[Opening Stored data section]
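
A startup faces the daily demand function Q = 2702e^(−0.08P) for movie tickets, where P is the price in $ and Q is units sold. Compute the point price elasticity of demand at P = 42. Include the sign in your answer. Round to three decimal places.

-3.360

At P = 42, Q = 93.855.
dQ/dP = −0.08·2702e^(−0.08P) = −0.08Q = -7.508.
ε = (dQ/dP)(P/Q) = (-7.508)(42/93.855).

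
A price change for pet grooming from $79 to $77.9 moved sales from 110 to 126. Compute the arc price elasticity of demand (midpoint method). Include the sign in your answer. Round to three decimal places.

-9.670

ΔQ = 126 − 110 = 16; ΔP = 77.9 − 79 = -1.1.
Midpoints: P̄ = 78.45, Q̄ = 118.0.
ε = (ΔQ/ΔP)(P̄/Q̄) = (16/-1.1)(78.45/118.0).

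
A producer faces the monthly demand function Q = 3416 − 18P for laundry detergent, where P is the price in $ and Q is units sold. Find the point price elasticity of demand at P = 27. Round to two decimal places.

-0.17

At P = 27, Q = 2930.
dQ/dP = −18.
ε = (dQ/dP)(P/Q) = (-18)(27/2930).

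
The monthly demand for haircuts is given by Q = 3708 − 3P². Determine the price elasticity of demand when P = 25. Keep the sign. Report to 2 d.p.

-2.05

At P = 25, Q = 1833.
dQ/dP = −6P = -150.
ε = (dQ/dP)(P/Q) = (-150)(25/1833).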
[Closing Stored data section]
Task requirements:
Each line above is to be reproduced exactly. Leave none out.

Reply to the exercise:
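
A startup faces the daily demand function Q = 2702e^(−0.08P) for movie tickets, where P is the price in $ and Q is units sold. Compute the point price elasticity of demand at P = 42. Include the sign in your answer. Round to three decimal places.

-3.360

At P = 42, Q = 93.855.
dQ/dP = −0.08·2702e^(−0.08P) = −0.08Q = -7.508.
ε = (dQ/dP)(P/Q) = (-7.508)(42/93.855).

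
A price change for pet grooming from $79 to $77.9 moved sales from 110 to 126. Compute the arc price elasticity of demand (midpoint method). Include the sign in your answer. Round to three decimal places.

-9.670

ΔQ = 126 − 110 = 16; ΔP = 77.9 − 79 = -1.1.
Midpoints: P̄ = 78.45, Q̄ = 118.0.
ε = (ΔQ/ΔP)(P̄/Q̄) = (16/-1.1)(78.45/118.0).

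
A producer faces the monthly demand function Q = 3416 − 18P for laundry detergent, where P is the price in $ and Q is units sold. Find the point price elasticity of demand at P = 27. Round to two decimal places.

-0.17

At P = 27, Q = 2930.
dQ/dP = −18.
ε = (dQ/dP)(P/Q) = (-18)(27/2930).

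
The monthly demand for haircuts is given by Q = 3708 − 3P². Determine the price elasticity of demand when P = 25. Keep the sign. Report to 2 d.p.

-2.05

At P = 25, Q = 1833.
dQ/dP = −6P = -150.
ε = (dQ/dP)(P/Q) = (-150)(25/1833).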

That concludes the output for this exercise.